(Collected data entries)
┏━━
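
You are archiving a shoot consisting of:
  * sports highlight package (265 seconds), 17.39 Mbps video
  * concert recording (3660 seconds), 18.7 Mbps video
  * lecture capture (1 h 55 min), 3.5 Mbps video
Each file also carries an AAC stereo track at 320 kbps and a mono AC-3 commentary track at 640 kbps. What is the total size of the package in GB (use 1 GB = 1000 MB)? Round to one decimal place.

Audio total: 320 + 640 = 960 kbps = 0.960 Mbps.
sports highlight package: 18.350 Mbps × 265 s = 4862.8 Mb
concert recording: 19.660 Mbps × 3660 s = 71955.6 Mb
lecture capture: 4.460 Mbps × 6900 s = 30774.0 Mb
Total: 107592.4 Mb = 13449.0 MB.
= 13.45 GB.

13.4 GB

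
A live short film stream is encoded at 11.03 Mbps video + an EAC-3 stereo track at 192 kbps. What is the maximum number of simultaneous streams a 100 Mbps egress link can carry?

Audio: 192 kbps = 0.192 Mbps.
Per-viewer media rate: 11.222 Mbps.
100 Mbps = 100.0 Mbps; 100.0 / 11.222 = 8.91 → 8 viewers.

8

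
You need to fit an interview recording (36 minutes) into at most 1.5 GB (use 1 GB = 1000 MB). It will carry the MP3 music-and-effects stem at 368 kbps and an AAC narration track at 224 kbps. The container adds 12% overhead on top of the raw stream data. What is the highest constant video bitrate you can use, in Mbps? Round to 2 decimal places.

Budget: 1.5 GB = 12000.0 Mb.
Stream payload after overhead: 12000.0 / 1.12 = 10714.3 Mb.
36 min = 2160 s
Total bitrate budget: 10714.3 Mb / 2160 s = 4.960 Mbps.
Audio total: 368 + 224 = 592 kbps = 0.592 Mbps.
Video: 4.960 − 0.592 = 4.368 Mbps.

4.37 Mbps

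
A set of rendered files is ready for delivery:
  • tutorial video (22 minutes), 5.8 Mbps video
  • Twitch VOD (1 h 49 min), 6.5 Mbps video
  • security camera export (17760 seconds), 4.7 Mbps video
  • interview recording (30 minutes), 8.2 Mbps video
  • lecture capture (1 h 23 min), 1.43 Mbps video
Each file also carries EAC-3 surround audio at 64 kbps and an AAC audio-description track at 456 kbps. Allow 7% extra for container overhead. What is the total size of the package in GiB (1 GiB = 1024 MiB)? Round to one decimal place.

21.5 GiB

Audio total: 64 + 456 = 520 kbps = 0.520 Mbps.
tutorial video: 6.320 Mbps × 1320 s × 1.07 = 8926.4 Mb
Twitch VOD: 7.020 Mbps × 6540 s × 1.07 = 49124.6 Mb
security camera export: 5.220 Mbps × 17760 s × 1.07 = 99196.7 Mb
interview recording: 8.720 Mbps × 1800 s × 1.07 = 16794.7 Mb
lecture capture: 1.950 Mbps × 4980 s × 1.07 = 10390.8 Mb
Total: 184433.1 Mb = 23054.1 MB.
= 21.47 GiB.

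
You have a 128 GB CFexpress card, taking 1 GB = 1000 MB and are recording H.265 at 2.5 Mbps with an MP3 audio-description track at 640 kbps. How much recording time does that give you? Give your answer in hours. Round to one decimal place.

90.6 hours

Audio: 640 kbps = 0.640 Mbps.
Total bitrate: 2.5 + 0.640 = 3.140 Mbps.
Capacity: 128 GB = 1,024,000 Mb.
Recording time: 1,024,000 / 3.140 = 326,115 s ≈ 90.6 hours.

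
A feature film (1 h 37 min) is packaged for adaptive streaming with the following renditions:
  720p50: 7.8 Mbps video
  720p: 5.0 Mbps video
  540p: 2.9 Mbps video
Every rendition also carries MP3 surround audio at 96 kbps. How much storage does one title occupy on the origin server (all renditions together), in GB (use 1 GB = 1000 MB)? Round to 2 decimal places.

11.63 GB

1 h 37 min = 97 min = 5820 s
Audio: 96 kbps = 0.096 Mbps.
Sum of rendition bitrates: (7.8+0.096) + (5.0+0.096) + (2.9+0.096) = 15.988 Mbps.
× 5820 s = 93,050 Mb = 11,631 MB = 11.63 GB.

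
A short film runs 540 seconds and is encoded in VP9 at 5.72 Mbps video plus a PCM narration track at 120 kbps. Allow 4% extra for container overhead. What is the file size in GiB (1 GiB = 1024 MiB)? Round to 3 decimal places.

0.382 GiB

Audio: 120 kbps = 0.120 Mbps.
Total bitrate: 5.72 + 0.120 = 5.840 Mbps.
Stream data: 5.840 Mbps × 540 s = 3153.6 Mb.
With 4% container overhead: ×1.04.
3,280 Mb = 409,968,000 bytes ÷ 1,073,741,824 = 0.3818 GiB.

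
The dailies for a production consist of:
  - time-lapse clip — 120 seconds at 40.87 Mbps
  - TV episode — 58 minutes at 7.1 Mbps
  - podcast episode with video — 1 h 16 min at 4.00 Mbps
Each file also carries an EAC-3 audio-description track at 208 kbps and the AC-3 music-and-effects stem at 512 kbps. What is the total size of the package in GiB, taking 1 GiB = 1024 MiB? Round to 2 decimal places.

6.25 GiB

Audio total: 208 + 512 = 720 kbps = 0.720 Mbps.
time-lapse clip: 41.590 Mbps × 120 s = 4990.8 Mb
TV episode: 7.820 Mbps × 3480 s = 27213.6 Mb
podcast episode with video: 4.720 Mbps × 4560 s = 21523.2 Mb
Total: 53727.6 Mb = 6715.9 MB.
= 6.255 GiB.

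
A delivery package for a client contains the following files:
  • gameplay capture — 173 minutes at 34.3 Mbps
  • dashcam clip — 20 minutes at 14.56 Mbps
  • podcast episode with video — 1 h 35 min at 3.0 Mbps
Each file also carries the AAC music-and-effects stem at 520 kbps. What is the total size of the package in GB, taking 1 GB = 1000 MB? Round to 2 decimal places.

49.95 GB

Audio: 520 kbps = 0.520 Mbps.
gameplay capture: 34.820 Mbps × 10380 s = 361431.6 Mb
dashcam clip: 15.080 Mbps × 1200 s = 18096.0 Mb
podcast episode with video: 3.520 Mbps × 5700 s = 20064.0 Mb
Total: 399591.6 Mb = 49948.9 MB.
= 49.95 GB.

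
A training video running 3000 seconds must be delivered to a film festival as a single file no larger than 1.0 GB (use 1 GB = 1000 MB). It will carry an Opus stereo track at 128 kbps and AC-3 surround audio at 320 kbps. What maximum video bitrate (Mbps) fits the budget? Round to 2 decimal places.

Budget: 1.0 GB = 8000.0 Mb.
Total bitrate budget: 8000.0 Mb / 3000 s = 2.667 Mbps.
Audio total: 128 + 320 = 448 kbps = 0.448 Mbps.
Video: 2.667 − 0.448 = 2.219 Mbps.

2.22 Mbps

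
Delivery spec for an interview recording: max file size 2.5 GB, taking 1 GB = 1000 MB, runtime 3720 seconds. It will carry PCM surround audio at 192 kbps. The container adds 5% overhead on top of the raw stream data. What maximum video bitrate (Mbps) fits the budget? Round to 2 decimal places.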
┗━━
## What is being asked
Using the data above, reproduce exactly the lines from the line that contains "4.7 Mbps video" through the line that contains "The dailies for", including both.

## Task result
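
  • security camera export (17760 seconds), 4.7 Mbps video
  • interview recording (30 minutes), 8.2 Mbps video
  • lecture capture (1 h 23 min), 1.43 Mbps video
Each file also carries EAC-3 surround audio at 64 kbps and an AAC audio-description track at 456 kbps. Allow 7% extra for container overhead. What is the total size of the package in GiB (1 GiB = 1024 MiB)? Round to one decimal place.

21.5 GiB

Audio total: 64 + 456 = 520 kbps = 0.520 Mbps.
tutorial video: 6.320 Mbps × 1320 s × 1.07 = 8926.4 Mb
Twitch VOD: 7.020 Mbps × 6540 s × 1.07 = 49124.6 Mb
security camera export: 5.220 Mbps × 17760 s × 1.07 = 99196.7 Mb
interview recording: 8.720 Mbps × 1800 s × 1.07 = 16794.7 Mb
lecture capture: 1.950 Mbps × 4980 s × 1.07 = 10390.8 Mb
Total: 184433.1 Mb = 23054.1 MB.
= 21.47 GiB.

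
You have a 128 GB CFexpress card, taking 1 GB = 1000 MB and are recording H.265 at 2.5 Mbps with an MP3 audio-description track at 640 kbps. How much recording time does that give you? Give your answer in hours. Round to one decimal place.

90.6 hours

Audio: 640 kbps = 0.640 Mbps.
Total bitrate: 2.5 + 0.640 = 3.140 Mbps.
Capacity: 128 GB = 1,024,000 Mb.
Recording time: 1,024,000 / 3.140 = 326,115 s ≈ 90.6 hours.

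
A feature film (1 h 37 min) is packaged for adaptive streaming with the following renditions:
  720p50: 7.8 Mbps video
  720p: 5.0 Mbps video
  540p: 2.9 Mbps video
Every rendition also carries MP3 surround audio at 96 kbps. How much storage does one title occupy on the origin server (all renditions together), in GB (use 1 GB = 1000 MB)? Round to 2 decimal places.

11.63 GB

1 h 37 min = 97 min = 5820 s
Audio: 96 kbps = 0.096 Mbps.
Sum of rendition bitrates: (7.8+0.096) + (5.0+0.096) + (2.9+0.096) = 15.988 Mbps.
× 5820 s = 93,050 Mb = 11,631 MB = 11.63 GB.

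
A short film runs 540 seconds and is encoded in VP9 at 5.72 Mbps video plus a PCM narration track at 120 kbps. Allow 4% extra for container overhead. What is the file size in GiB (1 GiB = 1024 MiB)? Round to 3 decimal places.

0.382 GiB

Audio: 120 kbps = 0.120 Mbps.
Total bitrate: 5.72 + 0.120 = 5.840 Mbps.
Stream data: 5.840 Mbps × 540 s = 3153.6 Mb.
With 4% container overhead: ×1.04.
3,280 Mb = 409,968,000 bytes ÷ 1,073,741,824 = 0.3818 GiB.

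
The dailies for a production consist of: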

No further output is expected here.